## What you have to do
When counting, include every line of the data that holds "Distinction", then state the total alone.

## Collected data entries

---

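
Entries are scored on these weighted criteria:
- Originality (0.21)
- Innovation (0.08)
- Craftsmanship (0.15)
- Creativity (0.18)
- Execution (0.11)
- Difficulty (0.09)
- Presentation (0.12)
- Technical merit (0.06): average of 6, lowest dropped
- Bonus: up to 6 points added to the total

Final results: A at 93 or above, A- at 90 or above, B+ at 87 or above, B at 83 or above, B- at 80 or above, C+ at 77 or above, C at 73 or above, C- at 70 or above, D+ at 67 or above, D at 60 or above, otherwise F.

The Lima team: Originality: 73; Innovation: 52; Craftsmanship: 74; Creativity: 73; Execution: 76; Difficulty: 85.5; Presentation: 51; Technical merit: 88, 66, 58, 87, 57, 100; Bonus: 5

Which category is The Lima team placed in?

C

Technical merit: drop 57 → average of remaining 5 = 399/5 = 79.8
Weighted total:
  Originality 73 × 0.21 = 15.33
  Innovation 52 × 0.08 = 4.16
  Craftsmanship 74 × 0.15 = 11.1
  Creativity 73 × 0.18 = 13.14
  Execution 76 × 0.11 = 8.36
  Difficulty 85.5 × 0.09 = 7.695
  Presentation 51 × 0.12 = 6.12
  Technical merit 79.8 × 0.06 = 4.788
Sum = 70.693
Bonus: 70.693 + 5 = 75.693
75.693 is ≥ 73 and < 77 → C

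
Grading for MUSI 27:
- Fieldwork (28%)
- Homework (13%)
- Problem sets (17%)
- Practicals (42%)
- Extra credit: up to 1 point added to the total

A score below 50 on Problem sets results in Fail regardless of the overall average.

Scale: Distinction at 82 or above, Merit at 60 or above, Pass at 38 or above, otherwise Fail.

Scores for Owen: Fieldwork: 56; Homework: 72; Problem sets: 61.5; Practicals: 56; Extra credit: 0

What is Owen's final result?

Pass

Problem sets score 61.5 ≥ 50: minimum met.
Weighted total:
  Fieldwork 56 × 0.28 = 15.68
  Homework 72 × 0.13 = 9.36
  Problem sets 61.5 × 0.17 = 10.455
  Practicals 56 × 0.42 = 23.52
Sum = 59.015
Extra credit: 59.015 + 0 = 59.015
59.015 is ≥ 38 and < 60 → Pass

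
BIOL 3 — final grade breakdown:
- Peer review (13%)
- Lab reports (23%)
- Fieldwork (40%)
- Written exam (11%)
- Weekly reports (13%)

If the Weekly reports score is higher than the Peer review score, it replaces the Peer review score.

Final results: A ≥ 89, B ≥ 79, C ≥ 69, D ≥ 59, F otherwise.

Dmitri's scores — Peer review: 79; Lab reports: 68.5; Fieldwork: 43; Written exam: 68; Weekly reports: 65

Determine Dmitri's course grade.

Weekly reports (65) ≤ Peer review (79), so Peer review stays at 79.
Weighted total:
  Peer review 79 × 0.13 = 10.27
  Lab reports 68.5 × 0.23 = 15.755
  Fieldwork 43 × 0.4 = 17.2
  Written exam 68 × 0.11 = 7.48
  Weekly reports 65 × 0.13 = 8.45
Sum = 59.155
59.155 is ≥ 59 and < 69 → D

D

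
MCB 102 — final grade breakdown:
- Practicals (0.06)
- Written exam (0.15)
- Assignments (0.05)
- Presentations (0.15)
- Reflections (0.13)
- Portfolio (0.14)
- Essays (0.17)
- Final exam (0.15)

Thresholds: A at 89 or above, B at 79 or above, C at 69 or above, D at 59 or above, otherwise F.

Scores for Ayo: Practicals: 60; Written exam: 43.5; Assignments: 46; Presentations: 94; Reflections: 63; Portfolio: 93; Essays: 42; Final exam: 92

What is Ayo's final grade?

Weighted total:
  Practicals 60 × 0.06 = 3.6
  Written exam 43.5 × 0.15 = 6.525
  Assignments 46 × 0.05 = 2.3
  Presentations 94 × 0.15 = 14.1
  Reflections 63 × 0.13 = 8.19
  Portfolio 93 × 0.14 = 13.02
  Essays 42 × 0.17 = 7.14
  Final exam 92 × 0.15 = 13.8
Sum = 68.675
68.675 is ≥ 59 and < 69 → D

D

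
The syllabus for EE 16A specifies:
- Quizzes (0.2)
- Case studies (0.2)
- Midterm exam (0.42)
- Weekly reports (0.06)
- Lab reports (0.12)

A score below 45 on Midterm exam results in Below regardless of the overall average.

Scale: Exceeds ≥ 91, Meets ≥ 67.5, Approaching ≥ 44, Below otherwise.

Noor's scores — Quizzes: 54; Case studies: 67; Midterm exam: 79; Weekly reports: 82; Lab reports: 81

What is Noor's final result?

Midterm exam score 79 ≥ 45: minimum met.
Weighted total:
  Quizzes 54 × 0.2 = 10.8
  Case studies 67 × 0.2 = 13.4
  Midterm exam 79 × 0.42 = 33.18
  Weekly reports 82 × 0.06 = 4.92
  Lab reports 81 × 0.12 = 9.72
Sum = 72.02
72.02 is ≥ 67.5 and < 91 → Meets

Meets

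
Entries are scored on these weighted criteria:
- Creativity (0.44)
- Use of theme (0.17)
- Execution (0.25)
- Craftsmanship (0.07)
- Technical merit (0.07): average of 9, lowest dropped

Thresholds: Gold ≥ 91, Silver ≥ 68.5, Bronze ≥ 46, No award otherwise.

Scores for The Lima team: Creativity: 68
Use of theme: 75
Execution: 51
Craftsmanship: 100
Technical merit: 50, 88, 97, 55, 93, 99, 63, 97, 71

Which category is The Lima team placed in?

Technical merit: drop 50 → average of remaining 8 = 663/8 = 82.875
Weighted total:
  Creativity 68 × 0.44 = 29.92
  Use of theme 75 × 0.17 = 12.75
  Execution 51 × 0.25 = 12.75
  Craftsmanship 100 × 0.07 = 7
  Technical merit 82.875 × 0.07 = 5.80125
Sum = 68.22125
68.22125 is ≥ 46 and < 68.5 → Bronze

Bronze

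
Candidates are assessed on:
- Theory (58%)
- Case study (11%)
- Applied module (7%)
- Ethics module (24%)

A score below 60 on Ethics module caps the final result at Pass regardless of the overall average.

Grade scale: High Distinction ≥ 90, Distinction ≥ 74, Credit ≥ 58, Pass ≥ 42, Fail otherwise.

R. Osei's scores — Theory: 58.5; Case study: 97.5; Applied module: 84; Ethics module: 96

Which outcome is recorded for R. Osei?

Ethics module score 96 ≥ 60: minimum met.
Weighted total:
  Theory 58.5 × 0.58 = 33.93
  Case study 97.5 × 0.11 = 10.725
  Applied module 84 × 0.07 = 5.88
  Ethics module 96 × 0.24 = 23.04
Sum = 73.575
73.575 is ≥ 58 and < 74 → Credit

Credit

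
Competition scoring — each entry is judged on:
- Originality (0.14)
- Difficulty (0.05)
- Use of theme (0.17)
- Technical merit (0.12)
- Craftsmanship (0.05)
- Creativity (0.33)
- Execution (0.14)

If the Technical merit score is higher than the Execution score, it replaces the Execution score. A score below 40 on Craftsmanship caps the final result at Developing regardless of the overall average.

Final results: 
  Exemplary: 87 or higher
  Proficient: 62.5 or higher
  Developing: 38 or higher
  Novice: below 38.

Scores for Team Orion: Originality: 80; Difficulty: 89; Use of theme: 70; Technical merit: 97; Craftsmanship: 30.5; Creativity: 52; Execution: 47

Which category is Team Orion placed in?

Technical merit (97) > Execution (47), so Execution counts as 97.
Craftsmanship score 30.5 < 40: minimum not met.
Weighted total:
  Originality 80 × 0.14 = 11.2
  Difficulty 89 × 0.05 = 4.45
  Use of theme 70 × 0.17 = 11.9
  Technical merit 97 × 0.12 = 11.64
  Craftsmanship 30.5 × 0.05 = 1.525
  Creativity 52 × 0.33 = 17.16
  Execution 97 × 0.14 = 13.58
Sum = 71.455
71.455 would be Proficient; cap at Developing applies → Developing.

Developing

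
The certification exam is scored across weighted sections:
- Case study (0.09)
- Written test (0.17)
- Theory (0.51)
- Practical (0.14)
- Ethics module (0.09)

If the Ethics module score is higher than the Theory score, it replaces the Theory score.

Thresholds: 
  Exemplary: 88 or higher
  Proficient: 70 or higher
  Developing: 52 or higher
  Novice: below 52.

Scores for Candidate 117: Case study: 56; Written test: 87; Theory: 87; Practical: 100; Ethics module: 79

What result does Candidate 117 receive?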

---

## Output of the task
2